**Task input**
============
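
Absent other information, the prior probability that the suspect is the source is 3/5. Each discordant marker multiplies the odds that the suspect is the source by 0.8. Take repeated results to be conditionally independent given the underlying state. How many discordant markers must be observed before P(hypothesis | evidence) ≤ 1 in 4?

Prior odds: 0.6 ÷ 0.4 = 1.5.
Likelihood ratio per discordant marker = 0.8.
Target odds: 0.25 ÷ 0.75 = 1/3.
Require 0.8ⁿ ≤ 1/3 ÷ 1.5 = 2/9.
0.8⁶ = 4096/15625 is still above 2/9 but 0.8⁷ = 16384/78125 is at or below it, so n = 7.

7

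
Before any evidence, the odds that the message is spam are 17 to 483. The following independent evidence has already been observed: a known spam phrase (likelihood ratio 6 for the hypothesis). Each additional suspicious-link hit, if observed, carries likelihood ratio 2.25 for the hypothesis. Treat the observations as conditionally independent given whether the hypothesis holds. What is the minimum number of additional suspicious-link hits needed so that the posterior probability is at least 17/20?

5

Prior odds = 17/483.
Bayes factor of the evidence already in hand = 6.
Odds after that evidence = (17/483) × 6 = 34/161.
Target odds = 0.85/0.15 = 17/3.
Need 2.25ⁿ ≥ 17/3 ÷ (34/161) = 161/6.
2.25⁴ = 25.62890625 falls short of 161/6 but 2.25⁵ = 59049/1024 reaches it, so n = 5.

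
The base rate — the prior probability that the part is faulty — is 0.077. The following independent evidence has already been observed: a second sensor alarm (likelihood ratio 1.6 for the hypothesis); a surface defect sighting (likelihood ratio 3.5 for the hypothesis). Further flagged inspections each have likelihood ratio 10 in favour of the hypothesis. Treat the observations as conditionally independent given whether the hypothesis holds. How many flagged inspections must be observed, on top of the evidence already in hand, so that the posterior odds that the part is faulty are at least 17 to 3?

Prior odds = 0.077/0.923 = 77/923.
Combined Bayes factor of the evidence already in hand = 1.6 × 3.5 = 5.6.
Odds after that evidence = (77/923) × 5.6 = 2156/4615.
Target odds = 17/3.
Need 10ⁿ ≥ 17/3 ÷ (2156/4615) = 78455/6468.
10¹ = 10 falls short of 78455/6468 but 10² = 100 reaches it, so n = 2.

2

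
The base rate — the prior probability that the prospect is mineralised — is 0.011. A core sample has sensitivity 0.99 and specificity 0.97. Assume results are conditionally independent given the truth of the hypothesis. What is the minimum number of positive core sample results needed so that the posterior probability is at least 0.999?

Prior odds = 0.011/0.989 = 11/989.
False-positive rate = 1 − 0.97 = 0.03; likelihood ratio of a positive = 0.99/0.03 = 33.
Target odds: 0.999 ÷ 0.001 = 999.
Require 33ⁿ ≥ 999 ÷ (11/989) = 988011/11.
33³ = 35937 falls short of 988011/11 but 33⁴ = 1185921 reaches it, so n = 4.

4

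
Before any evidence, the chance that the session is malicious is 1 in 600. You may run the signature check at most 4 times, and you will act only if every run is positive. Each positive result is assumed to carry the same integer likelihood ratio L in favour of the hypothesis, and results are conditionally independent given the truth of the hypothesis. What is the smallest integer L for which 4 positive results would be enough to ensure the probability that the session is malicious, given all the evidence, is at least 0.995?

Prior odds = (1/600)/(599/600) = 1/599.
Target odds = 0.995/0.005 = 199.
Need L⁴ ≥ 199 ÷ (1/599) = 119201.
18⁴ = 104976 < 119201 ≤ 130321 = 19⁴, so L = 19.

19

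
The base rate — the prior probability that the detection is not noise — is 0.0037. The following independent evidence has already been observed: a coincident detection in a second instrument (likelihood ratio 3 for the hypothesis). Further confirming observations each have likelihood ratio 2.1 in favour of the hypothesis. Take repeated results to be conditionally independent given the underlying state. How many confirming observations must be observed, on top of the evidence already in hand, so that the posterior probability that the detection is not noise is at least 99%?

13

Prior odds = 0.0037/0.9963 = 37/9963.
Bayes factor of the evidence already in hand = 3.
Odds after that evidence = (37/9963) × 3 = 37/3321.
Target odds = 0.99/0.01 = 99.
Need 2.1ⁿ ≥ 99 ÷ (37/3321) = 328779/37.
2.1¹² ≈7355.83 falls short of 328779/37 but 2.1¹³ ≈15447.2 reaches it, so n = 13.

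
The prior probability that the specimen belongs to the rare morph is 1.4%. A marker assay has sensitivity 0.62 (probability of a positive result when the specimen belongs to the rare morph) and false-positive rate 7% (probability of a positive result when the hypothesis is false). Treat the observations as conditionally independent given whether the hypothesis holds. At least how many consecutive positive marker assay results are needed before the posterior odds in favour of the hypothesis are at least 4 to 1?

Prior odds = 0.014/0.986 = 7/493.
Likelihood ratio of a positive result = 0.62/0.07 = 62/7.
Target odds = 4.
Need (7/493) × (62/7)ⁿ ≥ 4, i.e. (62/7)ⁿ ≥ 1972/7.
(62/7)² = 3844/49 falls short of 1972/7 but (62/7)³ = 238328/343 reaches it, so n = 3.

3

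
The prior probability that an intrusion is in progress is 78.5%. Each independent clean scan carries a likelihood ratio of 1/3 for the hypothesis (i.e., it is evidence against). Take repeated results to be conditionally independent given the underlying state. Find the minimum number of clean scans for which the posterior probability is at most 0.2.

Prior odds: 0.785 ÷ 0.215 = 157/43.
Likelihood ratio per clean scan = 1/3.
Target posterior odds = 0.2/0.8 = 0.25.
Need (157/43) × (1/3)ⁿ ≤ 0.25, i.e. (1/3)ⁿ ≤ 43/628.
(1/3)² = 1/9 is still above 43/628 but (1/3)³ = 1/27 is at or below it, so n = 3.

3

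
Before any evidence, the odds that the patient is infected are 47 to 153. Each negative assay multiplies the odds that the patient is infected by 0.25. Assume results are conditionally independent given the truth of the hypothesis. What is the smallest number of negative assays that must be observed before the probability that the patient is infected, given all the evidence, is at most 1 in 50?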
============
Copy each line above exactly as it stands.

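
Absent other information, the prior probability that the suspect is the source is 3/5. Each discordant marker multiplies the odds that the suspect is the source by 0.8. Take repeated results to be conditionally independent given the underlying state. How many discordant markers must be observed before P(hypothesis | evidence) ≤ 1 in 4?

Prior odds: 0.6 ÷ 0.4 = 1.5.
Likelihood ratio per discordant marker = 0.8.
Target odds: 0.25 ÷ 0.75 = 1/3.
Require 0.8ⁿ ≤ 1/3 ÷ 1.5 = 2/9.
0.8⁶ = 4096/15625 is still above 2/9 but 0.8⁷ = 16384/78125 is at or below it, so n = 7.

7

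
Before any evidence, the odds that the message is spam are 17 to 483. The following independent evidence has already been observed: a known spam phrase (likelihood ratio 6 for the hypothesis). Each additional suspicious-link hit, if observed, carries likelihood ratio 2.25 for the hypothesis. Treat the observations as conditionally independent given whether the hypothesis holds. What is the minimum number of additional suspicious-link hits needed so that the posterior probability is at least 17/20?

5

Prior odds = 17/483.
Bayes factor of the evidence already in hand = 6.
Odds after that evidence = (17/483) × 6 = 34/161.
Target odds = 0.85/0.15 = 17/3.
Need 2.25ⁿ ≥ 17/3 ÷ (34/161) = 161/6.
2.25⁴ = 25.62890625 falls short of 161/6 but 2.25⁵ = 59049/1024 reaches it, so n = 5.

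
The base rate — the prior probability that the part is faulty — is 0.077. The following independent evidence has already been observed: a second sensor alarm (likelihood ratio 1.6 for the hypothesis); a surface defect sighting (likelihood ratio 3.5 for the hypothesis). Further flagged inspections each have likelihood ratio 10 in favour of the hypothesis. Treat the observations as conditionally independent given whether the hypothesis holds. How many flagged inspections must be observed, on top of the evidence already in hand, so that the posterior odds that the part is faulty are at least 17 to 3?

Prior odds = 0.077/0.923 = 77/923.
Combined Bayes factor of the evidence already in hand = 1.6 × 3.5 = 5.6.
Odds after that evidence = (77/923) × 5.6 = 2156/4615.
Target odds = 17/3.
Need 10ⁿ ≥ 17/3 ÷ (2156/4615) = 78455/6468.
10¹ = 10 falls short of 78455/6468 but 10² = 100 reaches it, so n = 2.

2

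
The base rate — the prior probability that the prospect is mineralised — is 0.011. A core sample has sensitivity 0.99 and specificity 0.97. Assume results are conditionally independent given the truth of the hypothesis. What is the minimum number of positive core sample results needed so that the posterior probability is at least 0.999?

Prior odds = 0.011/0.989 = 11/989.
False-positive rate = 1 − 0.97 = 0.03; likelihood ratio of a positive = 0.99/0.03 = 33.
Target odds: 0.999 ÷ 0.001 = 999.
Require 33ⁿ ≥ 999 ÷ (11/989) = 988011/11.
33³ = 35937 falls short of 988011/11 but 33⁴ = 1185921 reaches it, so n = 4.

4

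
Before any evidence, the chance that the session is malicious is 1 in 600. You may run the signature check at most 4 times, and you will act only if every run is positive. Each positive result is assumed to carry the same integer likelihood ratio L in favour of the hypothesis, and results are conditionally independent given the truth of the hypothesis. What is the smallest integer L for which 4 positive results would be enough to ensure the probability that the session is malicious, given all the evidence, is at least 0.995?

Prior odds = (1/600)/(599/600) = 1/599.
Target odds = 0.995/0.005 = 199.
Need L⁴ ≥ 199 ÷ (1/599) = 119201.
18⁴ = 104976 < 119201 ≤ 130321 = 19⁴, so L = 19.

19

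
The base rate — the prior probability that the detection is not noise — is 0.0037. The following independent evidence has already been observed: a coincident detection in a second instrument (likelihood ratio 3 for the hypothesis). Further confirming observations each have likelihood ratio 2.1 in favour of the hypothesis. Take repeated results to be conditionally independent given the underlying state. How many confirming observations must be observed, on top of the evidence already in hand, so that the posterior probability that the detection is not noise is at least 99%?

13

Prior odds = 0.0037/0.9963 = 37/9963.
Bayes factor of the evidence already in hand = 3.
Odds after that evidence = (37/9963) × 3 = 37/3321.
Target odds = 0.99/0.01 = 99.
Need 2.1ⁿ ≥ 99 ÷ (37/3321) = 328779/37.
2.1¹² ≈7355.83 falls short of 328779/37 but 2.1¹³ ≈15447.2 reaches it, so n = 13.

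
The prior probability that the specimen belongs to the rare morph is 1.4%. A marker assay has sensitivity 0.62 (probability of a positive result when the specimen belongs to the rare morph) and false-positive rate 7% (probability of a positive result when the hypothesis is false). Treat the observations as conditionally independent given whether the hypothesis holds. At least how many consecutive positive marker assay results are needed before the posterior odds in favour of the hypothesis are at least 4 to 1?

Prior odds = 0.014/0.986 = 7/493.
Likelihood ratio of a positive result = 0.62/0.07 = 62/7.
Target odds = 4.
Need (7/493) × (62/7)ⁿ ≥ 4, i.e. (62/7)ⁿ ≥ 1972/7.
(62/7)² = 3844/49 falls short of 1972/7 but (62/7)³ = 238328/343 reaches it, so n = 3.

3

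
The prior probability that an intrusion is in progress is 78.5%. Each independent clean scan carries a likelihood ratio of 1/3 for the hypothesis (i.e., it is evidence against). Take repeated results to be conditionally independent given the underlying state. Find the minimum number of clean scans for which the posterior probability is at most 0.2.

Prior odds: 0.785 ÷ 0.215 = 157/43.
Likelihood ratio per clean scan = 1/3.
Target posterior odds = 0.2/0.8 = 0.25.
Need (157/43) × (1/3)ⁿ ≤ 0.25, i.e. (1/3)ⁿ ≤ 43/628.
(1/3)² = 1/9 is still above 43/628 but (1/3)³ = 1/27 is at or below it, so n = 3.

3

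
Before any evidence, the odds that the patient is infected are 47 to 153. Each negative assay multiplies the odds that the patient is infected by 0.25. Assume results are conditionally independent given the truth of the hypothesis. What is the smallest number of negative assays that must be observed before the probability that the patient is infected, given all the evidence, is at most 1 in 50?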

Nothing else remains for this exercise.